## Data listing
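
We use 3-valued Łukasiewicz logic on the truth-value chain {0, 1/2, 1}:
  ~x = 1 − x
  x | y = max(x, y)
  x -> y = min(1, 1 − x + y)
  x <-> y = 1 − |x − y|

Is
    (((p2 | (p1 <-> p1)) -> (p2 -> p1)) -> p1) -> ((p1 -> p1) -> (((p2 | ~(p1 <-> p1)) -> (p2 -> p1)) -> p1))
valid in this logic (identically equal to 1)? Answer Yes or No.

Counterexample: take p1 = 0, p2 = 1/2.
p1 <-> p1 = 0 <-> 0 = 1
p2 | (p1 <-> p1) = 1/2 | 1 = 1
p2 -> p1 = 1/2 -> 0 = 1/2
(p2 | (p1 <-> p1)) -> (p2 -> p1) = 1 -> 1/2 = 1/2
((p2 | (p1 <-> p1)) -> (p2 -> p1)) -> p1 = 1/2 -> 0 = 1/2
p1 -> p1 = 0 -> 0 = 1
p1 <-> p1 = 0 <-> 0 = 1
~(p1 <-> p1) = ~1 = 0
p2 | ~(p1 <-> p1) = 1/2 | 0 = 1/2
p2 -> p1 = 1/2 -> 0 = 1/2
(p2 | ~(p1 <-> p1)) -> (p2 -> p1) = 1/2 -> 1/2 = 1
((p2 | ~(p1 <-> p1)) -> (p2 -> p1)) -> p1 = 1 -> 0 = 0
(p1 -> p1) -> (((p2 | ~(p1 <-> p1)) -> (p2 -> p1)) -> p1) = 1 -> 0 = 0
(((p2 | (p1 <-> p1)) -> (p2 -> p1)) -> p1) -> ((p1 -> p1) -> (((p2 | ~(p1 <-> p1)) -> (p2 -> p1)) -> p1)) = 1/2 -> 0 = 1/2
This gives 1/2 ≠ 1.

No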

## Directions
Line by line, retype all of the entries.

## Answer
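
We use 3-valued Łukasiewicz logic on the truth-value chain {0, 1/2, 1}:
  ~x = 1 − x
  x | y = max(x, y)
  x -> y = min(1, 1 − x + y)
  x <-> y = 1 − |x − y|

Is
    (((p2 | (p1 <-> p1)) -> (p2 -> p1)) -> p1) -> ((p1 -> p1) -> (((p2 | ~(p1 <-> p1)) -> (p2 -> p1)) -> p1))
valid in this logic (identically equal to 1)? Answer Yes or No.

Counterexample: take p1 = 0, p2 = 1/2.
p1 <-> p1 = 0 <-> 0 = 1
p2 | (p1 <-> p1) = 1/2 | 1 = 1
p2 -> p1 = 1/2 -> 0 = 1/2
(p2 | (p1 <-> p1)) -> (p2 -> p1) = 1 -> 1/2 = 1/2
((p2 | (p1 <-> p1)) -> (p2 -> p1)) -> p1 = 1/2 -> 0 = 1/2
p1 -> p1 = 0 -> 0 = 1
p1 <-> p1 = 0 <-> 0 = 1
~(p1 <-> p1) = ~1 = 0
p2 | ~(p1 <-> p1) = 1/2 | 0 = 1/2
p2 -> p1 = 1/2 -> 0 = 1/2
(p2 | ~(p1 <-> p1)) -> (p2 -> p1) = 1/2 -> 1/2 = 1
((p2 | ~(p1 <-> p1)) -> (p2 -> p1)) -> p1 = 1 -> 0 = 0
(p1 -> p1) -> (((p2 | ~(p1 <-> p1)) -> (p2 -> p1)) -> p1) = 1 -> 0 = 0
(((p2 | (p1 <-> p1)) -> (p2 -> p1)) -> p1) -> ((p1 -> p1) -> (((p2 | ~(p1 <-> p1)) -> (p2 -> p1)) -> p1)) = 1/2 -> 0 = 1/2
This gives 1/2 ≠ 1.

No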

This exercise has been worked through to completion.